→ Extracted information:
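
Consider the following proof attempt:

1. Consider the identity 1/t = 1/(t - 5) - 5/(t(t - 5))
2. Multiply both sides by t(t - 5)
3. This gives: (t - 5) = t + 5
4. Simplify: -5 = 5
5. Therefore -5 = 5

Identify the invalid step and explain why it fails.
Step 3: This gives: (t - 5) = t + 5

Step 3 makes a sign error when clearing denominators. Multiplying -5/(t(t - 5)) by t(t - 5) gives -5, not +5. The correct result is (t - 5) = t - 5, which is trivially true, not (t - 5) = t + 5. (Step 1 is a valid identity: 1/(t - 5) - 5/(t(t - 5)) = (t - 5)/(t(t - 5)) = 1/t.)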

→ Task brief: Write out only the lines from the one containing "5. Therefore -5 = 5" through the end of the listing above, exactly as they stand.

→ Solution to the exercise:
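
5. Therefore -5 = 5

Identify the invalid step and explain why it fails.
Step 3: This gives: (t - 5) = t + 5

Step 3 makes a sign error when clearing denominators. Multiplying -5/(t(t - 5)) by t(t - 5) gives -5, not +5. The correct result is (t - 5) = t - 5, which is trivially true, not (t - 5) = t + 5. (Step 1 is a valid identity: 1/(t - 5) - 5/(t(t - 5)) = (t - 5)/(t(t - 5)) = 1/t.)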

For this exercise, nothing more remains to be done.